● **Exercise**
Find "Fairview Holdings is" in the data, then restate the line it sits in and every later line word for word, ending with the last line.

● **Records supplied**
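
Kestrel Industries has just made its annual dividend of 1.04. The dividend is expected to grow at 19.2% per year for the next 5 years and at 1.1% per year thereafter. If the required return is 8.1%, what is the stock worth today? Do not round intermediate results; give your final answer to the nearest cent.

D_1 = 1.23968
D_2 = 1.47770
D_3 = 1.76142
D_4 = 2.09961
D_5 = 2.50273
Terminal value at year 5: TV = D_5×(1+g_2)/(r−g_2) = 2.53026/0.07 = 36.14662
P_0 = D_1/(1+r)^1 + D_2/(1+r)^2 + D_3/(1+r)^3 + D_4/(1+r)^4 + D_5/(1+r)^5 + TV/(1+r)^5
    = 1.14679 + 1.26455 + 1.39439 + 1.53757 + 1.69545 + 24.48721 = 31.52596

31.53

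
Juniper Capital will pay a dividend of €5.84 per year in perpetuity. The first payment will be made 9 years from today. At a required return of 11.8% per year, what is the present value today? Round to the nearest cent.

€20.28

Value at end of year 8: C / r = €5.84 / 0.118 = €49.4915
Discount to today: PV = €49.4915 / (1 + 0.118)^8 = €49.4915 / 2.440813 = €20.28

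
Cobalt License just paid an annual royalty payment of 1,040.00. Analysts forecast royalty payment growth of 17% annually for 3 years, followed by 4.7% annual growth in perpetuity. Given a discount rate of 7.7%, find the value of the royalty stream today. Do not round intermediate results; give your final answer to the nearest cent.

D_1 = 1216.80000
D_2 = 1423.65600
D_3 = 1665.67752
Terminal value at year 3: TV = D_3×(1+g_2)/(r−g_2) = 1743.96436/0.03 = 58132.14545
P_0 = D_1/(1+r)^1 + D_2/(1+r)^2 + D_3/(1+r)^3 + TV/(1+r)^3
    = 1129.80501 + 1227.36478 + 1333.34892 + 46533.87743 = 50224.39615

50224.40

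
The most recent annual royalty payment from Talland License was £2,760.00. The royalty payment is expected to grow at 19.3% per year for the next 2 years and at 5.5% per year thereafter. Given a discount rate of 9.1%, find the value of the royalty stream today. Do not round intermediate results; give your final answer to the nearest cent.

£103032.48

D_1 = 3292.68000
D_2 = 3928.16724
Terminal value at year 2: TV = D_2×(1+g_2)/(r−g_2) = 4144.21644/0.036 = 115117.12328
P_0 = D_1/(1+r)^1 + D_2/(1+r)^2 + TV/(1+r)^2
    = 3018.03850 + 3300.20158 + 96714.24082 = 103032.48090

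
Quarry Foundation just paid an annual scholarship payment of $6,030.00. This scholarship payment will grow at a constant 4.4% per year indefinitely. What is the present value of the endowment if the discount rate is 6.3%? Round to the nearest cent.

D₁ = D₀ × (1 + g) = $6,030.00 × 1.044 = $6,295.3200
Growing perpetuity: P = D₁ / (r − g) = $6,295.3200 / (0.063 − 0.044) = $331,332.63

$331332.63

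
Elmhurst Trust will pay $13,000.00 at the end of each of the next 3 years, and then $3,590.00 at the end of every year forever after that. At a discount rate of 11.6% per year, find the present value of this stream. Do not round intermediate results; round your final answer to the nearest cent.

PV of 3-year annuity: $13,000.00 × [1 − (1+0.116)^−3] / 0.116 = 31439.68596
Perpetuity value at year 3: $3,590.00 / 0.116 = 30948.27586
PV of perpetuity: 30948.27586 / (1+0.116)^3 = 22266.08566
Total PV = 31439.68596 + 22266.08566 = 53705.77162

$53705.77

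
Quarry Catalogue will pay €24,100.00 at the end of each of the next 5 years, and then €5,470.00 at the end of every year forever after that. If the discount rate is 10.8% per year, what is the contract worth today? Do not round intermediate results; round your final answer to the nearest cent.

PV of 5-year annuity: €24,100.00 × [1 − (1+0.108)^−5] / 0.108 = 89521.06607
Perpetuity value at year 5: €5,470.00 / 0.108 = 50648.14815
PV of perpetuity: 50648.14815 / (1+0.108)^5 = 30329.46635
Total PV = 89521.06607 + 30329.46635 = 119850.53242

€119850.53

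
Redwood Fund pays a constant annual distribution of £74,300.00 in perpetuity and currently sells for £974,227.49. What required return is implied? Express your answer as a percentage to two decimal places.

7.63%

P = C/r ⇒ r = C/P = £74,300.00/£974,227.49 = 0.076266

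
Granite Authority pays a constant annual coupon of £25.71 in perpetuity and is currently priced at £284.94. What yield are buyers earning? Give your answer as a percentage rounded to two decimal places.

9.02%

P = C/r ⇒ r = C/P = £25.71/£284.94 = 0.090230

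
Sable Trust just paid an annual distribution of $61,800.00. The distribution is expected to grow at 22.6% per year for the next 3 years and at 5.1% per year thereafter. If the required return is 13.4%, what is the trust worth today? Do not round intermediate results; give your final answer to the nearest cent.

$1206026.57

D_1 = 75766.80000
D_2 = 92890.09680
D_3 = 113883.25868
Terminal value at year 3: TV = D_3×(1+g_2)/(r−g_2) = 119691.30487/0.083 = 1442063.91409
P_0 = D_1/(1+r)^1 + D_2/(1+r)^2 + D_3/(1+r)^3 + TV/(1+r)^3
    = 66813.75661 + 72234.27302 + 78094.54914 + 988883.98973 = 1206026.56851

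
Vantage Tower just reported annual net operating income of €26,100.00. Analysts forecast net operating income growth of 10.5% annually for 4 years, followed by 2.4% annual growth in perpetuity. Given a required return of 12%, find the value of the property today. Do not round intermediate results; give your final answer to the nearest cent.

€364733.63

D_1 = 28840.50000
D_2 = 31868.75250
D_3 = 35214.97151
D_4 = 38912.54352
Terminal value at year 4: TV = D_4×(1+g_2)/(r−g_2) = 39846.44457/0.096 = 415067.13089
P_0 = D_1/(1+r)^1 + D_2/(1+r)^2 + D_3/(1+r)^3 + D_4/(1+r)^4 + TV/(1+r)^4
    = 25750.44643 + 25405.57438 + 25065.32115 + 24729.62488 + 263782.66543 = 364733.63228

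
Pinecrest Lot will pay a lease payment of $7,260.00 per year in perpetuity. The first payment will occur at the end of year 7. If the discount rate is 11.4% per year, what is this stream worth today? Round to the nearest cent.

Value at end of year 6: C / r = $7,260.00 / 0.114 = $63,684.2105
Discount to today: PV = $63,684.2105 / (1 + 0.114)^6 = $63,684.2105 / 1.911222 = $33,321.20

$33321.20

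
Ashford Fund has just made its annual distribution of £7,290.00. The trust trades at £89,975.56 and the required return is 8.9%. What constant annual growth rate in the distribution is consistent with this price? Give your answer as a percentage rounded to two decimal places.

P = D₀(1+g)/(r−g) ⇒ P(r−g) = D₀(1+g) ⇒ g(P+D₀) = P·r − D₀
g = (P·r − D₀)/(P + D₀) = (£89,975.56×0.089 − £7,290.00) / (£89,975.56 + £7,290.00) = 0.007380

0.74%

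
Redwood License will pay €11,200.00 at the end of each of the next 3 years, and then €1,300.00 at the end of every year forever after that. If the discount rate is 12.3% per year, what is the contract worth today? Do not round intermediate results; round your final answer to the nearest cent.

PV of 3-year annuity: €11,200.00 × [1 − (1+0.123)^−3] / 0.123 = 26762.43734
Perpetuity value at year 3: €1,300.00 / 0.123 = 10569.10569
PV of perpetuity: 10569.10569 / (1+0.123)^3 = 7462.75136
Total PV = 26762.43734 + 7462.75136 = 34225.18870

€34225.19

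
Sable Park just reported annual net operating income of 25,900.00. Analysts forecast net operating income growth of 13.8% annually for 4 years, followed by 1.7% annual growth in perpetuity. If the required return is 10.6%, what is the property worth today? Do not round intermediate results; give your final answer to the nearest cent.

D_1 = 29474.20000
D_2 = 33541.63960
D_3 = 38170.38586
D_4 = 43437.89911
Terminal value at year 4: TV = D_4×(1+g_2)/(r−g_2) = 44176.34340/0.089 = 496363.40898
P_0 = D_1/(1+r)^1 + D_2/(1+r)^2 + D_3/(1+r)^3 + D_4/(1+r)^4 + TV/(1+r)^4
    = 26649.36709 + 27420.41568 + 28213.77310 + 29030.08480 + 331725.80046 = 443039.44113

443039.44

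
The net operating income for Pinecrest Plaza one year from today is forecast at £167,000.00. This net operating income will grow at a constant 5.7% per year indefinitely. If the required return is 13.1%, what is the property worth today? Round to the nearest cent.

£2256756.76

Growing perpetuity: P = D₁ / (r − g) = £167,000.0000 / (0.131 − 0.057) = £2,256,756.76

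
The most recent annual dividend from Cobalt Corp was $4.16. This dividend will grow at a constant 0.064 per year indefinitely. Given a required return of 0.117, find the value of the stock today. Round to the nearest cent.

$83.51

D₁ = D₀ × (1 + g) = $4.16 × 1.064 = $4.4262
Growing perpetuity: P = D₁ / (r − g) = $4.4262 / (0.117 − 0.064) = $83.51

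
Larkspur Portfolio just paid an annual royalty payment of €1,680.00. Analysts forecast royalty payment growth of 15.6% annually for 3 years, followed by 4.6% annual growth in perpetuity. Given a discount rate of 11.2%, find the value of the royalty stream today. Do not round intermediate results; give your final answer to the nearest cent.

€35362.21

D_1 = 1942.08000
D_2 = 2245.04448
D_3 = 2595.27142
Terminal value at year 3: TV = D_3×(1+g_2)/(r−g_2) = 2714.65390/0.066 = 41131.11976
P_0 = D_1/(1+r)^1 + D_2/(1+r)^2 + D_3/(1+r)^3 + TV/(1+r)^3
    = 1746.47482 + 1815.57994 + 1887.41943 + 29912.73829 = 35362.21248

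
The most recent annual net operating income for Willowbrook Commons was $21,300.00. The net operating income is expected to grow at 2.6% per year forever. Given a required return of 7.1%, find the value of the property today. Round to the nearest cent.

D₁ = D₀ × (1 + g) = $21,300.00 × 1.026 = $21,853.8000
Growing perpetuity: P = D₁ / (r − g) = $21,853.8000 / (0.071 − 0.026) = $485,640.00

$485640.00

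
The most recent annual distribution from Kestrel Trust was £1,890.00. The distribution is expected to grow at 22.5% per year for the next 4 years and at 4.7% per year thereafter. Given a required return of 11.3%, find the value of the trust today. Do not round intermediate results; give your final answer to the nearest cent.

D_1 = 2315.25000
D_2 = 2836.18125
D_3 = 3474.32203
D_4 = 4256.04449
Terminal value at year 4: TV = D_4×(1+g_2)/(r−g_2) = 4456.07858/0.066 = 67516.34211
P_0 = D_1/(1+r)^1 + D_2/(1+r)^2 + D_3/(1+r)^3 + D_4/(1+r)^4 + TV/(1+r)^4
    = 2080.18868 + 2289.51584 + 2519.90737 + 2773.48296 + 43997.52511 = 53660.61996

£53660.62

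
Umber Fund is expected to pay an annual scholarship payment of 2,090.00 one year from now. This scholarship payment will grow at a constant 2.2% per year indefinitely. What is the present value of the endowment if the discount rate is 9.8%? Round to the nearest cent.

Growing perpetuity: P = D₁ / (r − g) = 2,090.0000 / (0.098 − 0.022) = 27,500.00

27500.00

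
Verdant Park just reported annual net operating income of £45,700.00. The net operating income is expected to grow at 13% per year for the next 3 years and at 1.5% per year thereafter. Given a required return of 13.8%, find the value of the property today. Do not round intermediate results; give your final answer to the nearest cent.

D_1 = 51641.00000
D_2 = 58354.33000
D_3 = 65940.39290
Terminal value at year 3: TV = D_3×(1+g_2)/(r−g_2) = 66929.49879/0.123 = 544142.26661
P_0 = D_1/(1+r)^1 + D_2/(1+r)^2 + D_3/(1+r)^3 + TV/(1+r)^3
    = 45378.73462 + 45059.72770 + 44742.96336 + 369220.38869 = 504401.81437

£504401.81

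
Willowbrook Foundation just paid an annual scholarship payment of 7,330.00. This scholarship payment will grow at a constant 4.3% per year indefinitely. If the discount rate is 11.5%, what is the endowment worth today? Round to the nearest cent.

106183.19

D₁ = D₀ × (1 + g) = 7,330.00 × 1.043 = 7,645.1900
Growing perpetuity: P = D₁ / (r − g) = 7,645.1900 / (0.115 − 0.043) = 106,183.19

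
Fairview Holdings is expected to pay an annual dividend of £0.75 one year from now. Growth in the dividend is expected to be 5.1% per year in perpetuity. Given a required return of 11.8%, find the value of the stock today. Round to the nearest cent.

Growing perpetuity: P = D₁ / (r − g) = £0.7500 / (0.118 − 0.051) = £11.19

£11.19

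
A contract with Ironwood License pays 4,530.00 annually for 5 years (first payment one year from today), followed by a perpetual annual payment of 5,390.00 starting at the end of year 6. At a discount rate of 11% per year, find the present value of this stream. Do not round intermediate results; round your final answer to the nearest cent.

45821.53

PV of 5-year annuity: 4,530.00 × [1 − (1+0.11)^−5] / 0.11 = 16742.41349
Perpetuity value at year 5: 5,390.00 / 0.11 = 49000.00000
PV of perpetuity: 49000.00000 / (1+0.11)^5 = 29079.11507
Total PV = 16742.41349 + 29079.11507 = 45821.52856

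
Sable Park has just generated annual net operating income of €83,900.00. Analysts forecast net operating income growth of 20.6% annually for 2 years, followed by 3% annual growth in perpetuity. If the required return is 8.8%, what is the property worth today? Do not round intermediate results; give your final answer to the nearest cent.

D_1 = 101183.40000
D_2 = 122027.18040
Terminal value at year 2: TV = D_2×(1+g_2)/(r−g_2) = 125687.99581/0.058 = 2167034.41055
P_0 = D_1/(1+r)^1 + D_2/(1+r)^2 + TV/(1+r)^2
    = 92999.44853 + 103085.78578 + 1830661.36813 = 2026746.60243

€2026746.60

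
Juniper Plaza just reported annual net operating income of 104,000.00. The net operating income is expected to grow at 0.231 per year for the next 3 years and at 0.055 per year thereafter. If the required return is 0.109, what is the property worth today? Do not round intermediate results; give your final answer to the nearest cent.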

● **Expected answer**
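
Fairview Holdings is expected to pay an annual dividend of £0.75 one year from now. Growth in the dividend is expected to be 5.1% per year in perpetuity. Given a required return of 11.8%, find the value of the stock today. Round to the nearest cent.

Growing perpetuity: P = D₁ / (r − g) = £0.7500 / (0.118 − 0.051) = £11.19

£11.19

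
A contract with Ironwood License pays 4,530.00 annually for 5 years (first payment one year from today), followed by a perpetual annual payment of 5,390.00 starting at the end of year 6. At a discount rate of 11% per year, find the present value of this stream. Do not round intermediate results; round your final answer to the nearest cent.

45821.53

PV of 5-year annuity: 4,530.00 × [1 − (1+0.11)^−5] / 0.11 = 16742.41349
Perpetuity value at year 5: 5,390.00 / 0.11 = 49000.00000
PV of perpetuity: 49000.00000 / (1+0.11)^5 = 29079.11507
Total PV = 16742.41349 + 29079.11507 = 45821.52856

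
Sable Park has just generated annual net operating income of €83,900.00. Analysts forecast net operating income growth of 20.6% annually for 2 years, followed by 3% annual growth in perpetuity. If the required return is 8.8%, what is the property worth today? Do not round intermediate results; give your final answer to the nearest cent.

D_1 = 101183.40000
D_2 = 122027.18040
Terminal value at year 2: TV = D_2×(1+g_2)/(r−g_2) = 125687.99581/0.058 = 2167034.41055
P_0 = D_1/(1+r)^1 + D_2/(1+r)^2 + TV/(1+r)^2
    = 92999.44853 + 103085.78578 + 1830661.36813 = 2026746.60243

€2026746.60

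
Juniper Plaza just reported annual net operating income of 104,000.00. The net operating income is expected to grow at 0.231 per year for the next 3 years and at 0.055 per year thereafter. If the required return is 0.109, what is the property worth today? Do not round intermediate results; give your final answer to the nearest cent.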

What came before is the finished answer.